%%
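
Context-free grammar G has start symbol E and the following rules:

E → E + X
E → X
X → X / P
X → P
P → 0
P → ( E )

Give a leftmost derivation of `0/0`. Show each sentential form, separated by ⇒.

E ⇒ X ⇒ X/P ⇒ P/P ⇒ 0/P ⇒ 0/0

E ⇒ X   [E → X]
X ⇒ X/P   [X → X / P]
X/P ⇒ P/P   [X → P]
P/P ⇒ 0/P   [P → 0]
0/P ⇒ 0/0   [P → 0]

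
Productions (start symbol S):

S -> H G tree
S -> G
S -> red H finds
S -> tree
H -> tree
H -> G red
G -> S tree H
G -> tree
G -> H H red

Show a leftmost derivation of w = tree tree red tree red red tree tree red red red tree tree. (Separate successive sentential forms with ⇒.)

S ⇒ H G tree   [S -> H G tree]
H G tree ⇒ G red G tree   [H -> G red]
G red G tree ⇒ H H red red G tree   [G -> H H red]
H H red red G tree ⇒ tree H red red G tree   [H -> tree]
tree H red red G tree ⇒ tree G red red red G tree   [H -> G red]
tree G red red red G tree ⇒ tree S tree H red red red G tree   [G -> S tree H]
tree S tree H red red red G tree ⇒ tree G tree H red red red G tree   [S -> G]
tree G tree H red red red G tree ⇒ tree H H red tree H red red red G tree   [G -> H H red]
tree H H red tree H red red red G tree ⇒ tree G red H red tree H red red red G tree   [H -> G red]
tree G red H red tree H red red red G tree ⇒ tree tree red H red tree H red red red G tree   [G -> tree]
tree tree red H red tree H red red red G tree ⇒ tree tree red G red red tree H red red red G tree   [H -> G red]
tree tree red G red red tree H red red red G tree ⇒ tree tree red tree red red tree H red red red G tree   [G -> tree]
tree tree red tree red red tree H red red red G tree ⇒ tree tree red tree red red tree tree red red red G tree   [H -> tree]
tree tree red tree red red tree tree red red red G tree ⇒ tree tree red tree red red tree tree red red red tree tree   [G -> tree]

S ⇒ H G tree ⇒ G red G tree ⇒ H H red red G tree ⇒ tree H red red G tree ⇒ tree G red red red G tree ⇒ tree S tree H red red red G tree ⇒ tree G tree H red red red G tree ⇒ tree H H red tree H red red red G tree ⇒ tree G red H red tree H red red red G tree ⇒ tree tree red H red tree H red red red G tree ⇒ tree tree red G red red tree H red red red G tree ⇒ tree tree red tree red red tree H red red red G tree ⇒ tree tree red tree red red tree tree red red red G tree ⇒ tree tree red tree red red tree tree red red red tree tree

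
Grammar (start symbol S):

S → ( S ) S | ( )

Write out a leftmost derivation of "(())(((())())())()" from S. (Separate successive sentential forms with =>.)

S=>(S)S=>(())S=>(())(S)S=>(())((S)S)S=>(())(((S)S)S)S=>(())(((())S)S)S=>(())(((())())S)S=>(())(((())())())S=>(())(((())())())()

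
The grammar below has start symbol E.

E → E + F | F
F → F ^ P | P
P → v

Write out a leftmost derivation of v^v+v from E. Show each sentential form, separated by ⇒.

E ⇒ E+F ⇒ F+F ⇒ F^P+F ⇒ P^P+F ⇒ v^P+F ⇒ v^v+F ⇒ v^v+P ⇒ v^v+v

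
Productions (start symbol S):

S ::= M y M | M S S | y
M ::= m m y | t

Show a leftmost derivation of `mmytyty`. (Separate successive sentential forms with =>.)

S => MSS   [S ::= M S S]
MSS => mmySS   [M ::= m m y]
mmySS => mmyMyMS   [S ::= M y M]
mmyMyMS => mmytyMS   [M ::= t]
mmytyMS => mmytytS   [M ::= t]
mmytytS => mmytyty   [S ::= y]

S=>MSS=>mmySS=>mmyMyMS=>mmytyMS=>mmytytS=>mmytyty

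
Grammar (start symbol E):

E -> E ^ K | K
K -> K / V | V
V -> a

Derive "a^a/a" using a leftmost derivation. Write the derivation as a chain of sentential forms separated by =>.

E=>E^K=>K^K=>V^K=>a^K=>a^K/V=>a^V/V=>a^a/V=>a^a/a

E => E^K   [E -> E ^ K]
E^K => K^K   [E -> K]
K^K => V^K   [K -> V]
V^K => a^K   [V -> a]
a^K => a^K/V   [K -> K / V]
a^K/V => a^V/V   [K -> V]
a^V/V => a^a/V   [V -> a]
a^a/V => a^a/a   [V -> a]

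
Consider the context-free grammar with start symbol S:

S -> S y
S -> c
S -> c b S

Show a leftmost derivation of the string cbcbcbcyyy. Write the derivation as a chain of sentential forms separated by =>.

S => cbS => cbcbS => cbcbSy => cbcbcbSy => cbcbcbSyy => cbcbcbSyyy => cbcbcbcyyy

S => cbS   [S -> c b S]
cbS => cbcbS   [S -> c b S]
cbcbS => cbcbSy   [S -> S y]
cbcbSy => cbcbcbSy   [S -> c b S]
cbcbcbSy => cbcbcbSyy   [S -> S y]
cbcbcbSyy => cbcbcbSyyy   [S -> S y]
cbcbcbSyyy => cbcbcbcyyy   [S -> c]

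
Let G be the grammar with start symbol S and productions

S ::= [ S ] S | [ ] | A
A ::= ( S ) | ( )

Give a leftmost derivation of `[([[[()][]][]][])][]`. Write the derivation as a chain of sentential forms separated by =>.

S => [S]S   [S ::= [ S ] S]
[S]S => [A]S   [S ::= A]
[A]S => [(S)]S   [A ::= ( S )]
[(S)]S => [([S]S)]S   [S ::= [ S ] S]
[([S]S)]S => [([[S]S]S)]S   [S ::= [ S ] S]
[([[S]S]S)]S => [([[[S]S]S]S)]S   [S ::= [ S ] S]
[([[[S]S]S]S)]S => [([[[A]S]S]S)]S   [S ::= A]
[([[[A]S]S]S)]S => [([[[()]S]S]S)]S   [A ::= ( )]
[([[[()]S]S]S)]S => [([[[()][]]S]S)]S   [S ::= [ ]]
[([[[()][]]S]S)]S => [([[[()][]][]]S)]S   [S ::= [ ]]
[([[[()][]][]]S)]S => [([[[()][]][]][])]S   [S ::= [ ]]
[([[[()][]][]][])]S => [([[[()][]][]][])][]   [S ::= [ ]]

S=>[S]S=>[A]S=>[(S)]S=>[([S]S)]S=>[([[S]S]S)]S=>[([[[S]S]S]S)]S=>[([[[A]S]S]S)]S=>[([[[()]S]S]S)]S=>[([[[()][]]S]S)]S=>[([[[()][]][]]S)]S=>[([[[()][]][]][])]S=>[([[[()][]][]][])][]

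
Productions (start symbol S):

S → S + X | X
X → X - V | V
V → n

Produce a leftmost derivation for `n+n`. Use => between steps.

S => S+X   [S → S + X]
S+X => X+X   [S → X]
X+X => V+X   [X → V]
V+X => n+X   [V → n]
n+X => n+V   [X → V]
n+V => n+n   [V → n]

S=>S+X=>X+X=>V+X=>n+X=>n+V=>n+n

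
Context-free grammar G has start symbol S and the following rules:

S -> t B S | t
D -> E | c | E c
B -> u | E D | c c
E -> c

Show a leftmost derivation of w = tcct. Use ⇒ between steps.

S ⇒ tBS   [S -> t B S]
tBS ⇒ tEDS   [B -> E D]
tEDS ⇒ tcDS   [E -> c]
tcDS ⇒ tcES   [D -> E]
tcES ⇒ tccS   [E -> c]
tccS ⇒ tcct   [S -> t]

S ⇒ tBS ⇒ tEDS ⇒ tcDS ⇒ tcES ⇒ tccS ⇒ tcct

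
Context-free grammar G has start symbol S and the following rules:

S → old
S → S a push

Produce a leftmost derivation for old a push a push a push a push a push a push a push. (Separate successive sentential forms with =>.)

S => S a push   [S → S a push]
S a push => S a push a push   [S → S a push]
S a push a push => S a push a push a push   [S → S a push]
S a push a push a push => S a push a push a push a push   [S → S a push]
S a push a push a push a push => S a push a push a push a push a push   [S → S a push]
S a push a push a push a push a push => S a push a push a push a push a push a push   [S → S a push]
S a push a push a push a push a push a push => S a push a push a push a push a push a push a push   [S → S a push]
S a push a push a push a push a push a push a push => old a push a push a push a push a push a push a push   [S → old]

S => S a push => S a push a push => S a push a push a push => S a push a push a push a push => S a push a push a push a push a push => S a push a push a push a push a push a push => S a push a push a push a push a push a push a push => old a push a push a push a push a push a push a push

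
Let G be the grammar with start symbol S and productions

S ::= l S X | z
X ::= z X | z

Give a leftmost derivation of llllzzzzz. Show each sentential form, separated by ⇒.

S ⇒ lSX   [S ::= l S X]
lSX ⇒ llSXX   [S ::= l S X]
llSXX ⇒ lllSXXX   [S ::= l S X]
lllSXXX ⇒ llllSXXXX   [S ::= l S X]
llllSXXXX ⇒ llllzXXXX   [S ::= z]
llllzXXXX ⇒ llllzzXXX   [X ::= z]
llllzzXXX ⇒ llllzzzXX   [X ::= z]
llllzzzXX ⇒ llllzzzzX   [X ::= z]
llllzzzzX ⇒ llllzzzzz   [X ::= z]

S⇒lSX⇒llSXX⇒lllSXXX⇒llllSXXXX⇒llllzXXXX⇒llllzzXXX⇒llllzzzXX⇒llllzzzzX⇒llllzzzzz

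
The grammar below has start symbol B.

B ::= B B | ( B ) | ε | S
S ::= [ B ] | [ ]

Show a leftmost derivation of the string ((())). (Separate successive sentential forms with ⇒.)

B ⇒ (B)   [B ::= ( B )]
(B) ⇒ ((B))   [B ::= ( B )]
((B)) ⇒ ((BB))   [B ::= B B]
((BB)) ⇒ (((B)B))   [B ::= ( B )]
(((B)B)) ⇒ ((()B))   [B ::= ε]
((()B)) ⇒ ((()))   [B ::= ε]

B ⇒ (B) ⇒ ((B)) ⇒ ((BB)) ⇒ (((B)B)) ⇒ ((()B)) ⇒ ((()))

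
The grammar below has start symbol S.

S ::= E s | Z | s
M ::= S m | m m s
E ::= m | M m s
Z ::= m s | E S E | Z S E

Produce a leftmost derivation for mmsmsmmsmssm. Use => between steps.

S => Z   [S ::= Z]
Z => ESE   [Z ::= E S E]
ESE => MmsSE   [E ::= M m s]
MmsSE => mmsmsSE   [M ::= m m s]
mmsmsSE => mmsmsEsE   [S ::= E s]
mmsmsEsE => mmsmsMmssE   [E ::= M m s]
mmsmsMmssE => mmsmsmmsmssE   [M ::= m m s]
mmsmsmmsmssE => mmsmsmmsmssm   [E ::= m]

S=>Z=>ESE=>MmsSE=>mmsmsSE=>mmsmsEsE=>mmsmsMmssE=>mmsmsmmsmssE=>mmsmsmmsmssm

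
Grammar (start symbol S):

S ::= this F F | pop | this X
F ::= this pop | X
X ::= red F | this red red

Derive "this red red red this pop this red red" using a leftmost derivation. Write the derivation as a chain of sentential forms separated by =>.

S => this F F => this X F => this red F F => this red X F => this red red F F => this red red X F => this red red red F F => this red red red this pop F => this red red red this pop X => this red red red this pop this red red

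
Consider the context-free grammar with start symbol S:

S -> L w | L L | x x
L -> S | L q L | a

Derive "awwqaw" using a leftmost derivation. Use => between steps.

S => Lw => LqLw => SqLw => LwqLw => SwqLw => LwwqLw => awwqLw => awwqaw

S => Lw   [S -> L w]
Lw => LqLw   [L -> L q L]
LqLw => SqLw   [L -> S]
SqLw => LwqLw   [S -> L w]
LwqLw => SwqLw   [L -> S]
SwqLw => LwwqLw   [S -> L w]
LwwqLw => awwqLw   [L -> a]
awwqLw => awwqaw   [L -> a]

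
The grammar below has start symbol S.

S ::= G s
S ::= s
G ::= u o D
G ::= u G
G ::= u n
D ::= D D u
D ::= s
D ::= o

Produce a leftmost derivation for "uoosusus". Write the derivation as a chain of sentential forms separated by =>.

S => Gs => uoDs => uoDDus => uoDDuDus => uooDuDus => uoosuDus => uoosusus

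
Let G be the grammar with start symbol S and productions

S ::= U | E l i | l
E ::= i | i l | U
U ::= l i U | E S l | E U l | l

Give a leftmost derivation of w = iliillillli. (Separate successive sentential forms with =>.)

S => Eli   [S ::= E l i]
Eli => Uli   [E ::= U]
Uli => ESlli   [U ::= E S l]
ESlli => ilSlli   [E ::= i l]
ilSlli => ilUlli   [S ::= U]
ilUlli => ilESllli   [U ::= E S l]
ilESllli => iliSllli   [E ::= i]
iliSllli => iliElillli   [S ::= E l i]
iliElillli => iliillillli   [E ::= i l]

S=>Eli=>Uli=>ESlli=>ilSlli=>ilUlli=>ilESllli=>iliSllli=>iliElillli=>iliillillli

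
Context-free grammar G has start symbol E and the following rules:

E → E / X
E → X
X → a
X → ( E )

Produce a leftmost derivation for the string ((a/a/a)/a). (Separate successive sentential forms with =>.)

E => X   [E → X]
X => (E)   [X → ( E )]
(E) => (E/X)   [E → E / X]
(E/X) => (X/X)   [E → X]
(X/X) => ((E)/X)   [X → ( E )]
((E)/X) => ((E/X)/X)   [E → E / X]
((E/X)/X) => ((E/X/X)/X)   [E → E / X]
((E/X/X)/X) => ((X/X/X)/X)   [E → X]
((X/X/X)/X) => ((a/X/X)/X)   [X → a]
((a/X/X)/X) => ((a/a/X)/X)   [X → a]
((a/a/X)/X) => ((a/a/a)/X)   [X → a]
((a/a/a)/X) => ((a/a/a)/a)   [X → a]

E => X => (E) => (E/X) => (X/X) => ((E)/X) => ((E/X)/X) => ((E/X/X)/X) => ((X/X/X)/X) => ((a/X/X)/X) => ((a/a/X)/X) => ((a/a/a)/X) => ((a/a/a)/a)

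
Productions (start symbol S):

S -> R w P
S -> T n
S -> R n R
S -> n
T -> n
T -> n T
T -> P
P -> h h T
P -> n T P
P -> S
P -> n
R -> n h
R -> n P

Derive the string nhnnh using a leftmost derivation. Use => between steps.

S => RnR => nhnR => nhnnh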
%%
Go through the listing, find each line with the word "below", and copy it.

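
The grammar below has start symbol E.
The grammar below has start symbol B.
The grammar below has start symbol S.
The grammar below has start symbol S.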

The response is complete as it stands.